▶

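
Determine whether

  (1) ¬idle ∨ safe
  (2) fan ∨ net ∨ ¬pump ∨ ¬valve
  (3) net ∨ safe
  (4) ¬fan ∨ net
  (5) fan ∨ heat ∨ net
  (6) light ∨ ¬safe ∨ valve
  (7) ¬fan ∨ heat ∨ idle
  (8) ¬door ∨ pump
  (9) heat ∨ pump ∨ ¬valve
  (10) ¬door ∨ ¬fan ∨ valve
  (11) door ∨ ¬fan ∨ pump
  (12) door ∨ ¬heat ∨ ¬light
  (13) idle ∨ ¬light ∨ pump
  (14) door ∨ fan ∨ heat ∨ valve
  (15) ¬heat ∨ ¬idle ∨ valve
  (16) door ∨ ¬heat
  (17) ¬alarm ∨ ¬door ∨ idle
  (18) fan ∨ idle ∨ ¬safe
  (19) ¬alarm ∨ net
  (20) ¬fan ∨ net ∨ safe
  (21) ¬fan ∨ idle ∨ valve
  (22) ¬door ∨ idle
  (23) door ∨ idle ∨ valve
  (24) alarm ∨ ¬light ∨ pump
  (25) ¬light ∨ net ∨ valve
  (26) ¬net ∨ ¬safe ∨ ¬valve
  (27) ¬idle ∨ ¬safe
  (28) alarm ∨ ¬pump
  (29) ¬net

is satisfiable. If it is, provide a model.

Case safe = True:
  (¬idle ∨ ¬safe) forces idle = False.
  (fan ∨ idle ∨ ¬safe) forces fan = True.
  (¬fan ∨ net) forces net = True.
  Clause (¬net) is falsified — contradiction.
Case safe = False:
  (¬idle ∨ safe) forces idle = False.
  (net ∨ safe) forces net = True.
  Clause (¬net) is falsified — contradiction.
Both cases fail, so the formula is unsatisfiable.

No satisfying assignment exists.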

◀

Each line from the one holding "(22) ¬door ∨ idle" down to the end of the records above is to be repeated exactly; no other line belongs in the reply.

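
  (22) ¬door ∨ idle
  (23) door ∨ idle ∨ valve
  (24) alarm ∨ ¬light ∨ pump
  (25) ¬light ∨ net ∨ valve
  (26) ¬net ∨ ¬safe ∨ ¬valve
  (27) ¬idle ∨ ¬safe
  (28) alarm ∨ ¬pump
  (29) ¬net

is satisfiable. If it is, provide a model.

Case safe = True:
  (¬idle ∨ ¬safe) forces idle = False.
  (fan ∨ idle ∨ ¬safe) forces fan = True.
  (¬fan ∨ net) forces net = True.
  Clause (¬net) is falsified — contradiction.
Case safe = False:
  (¬idle ∨ safe) forces idle = False.
  (net ∨ safe) forces net = True.
  Clause (¬net) is falsified — contradiction.
Both cases fail, so the formula is unsatisfiable.

No satisfying assignment exists.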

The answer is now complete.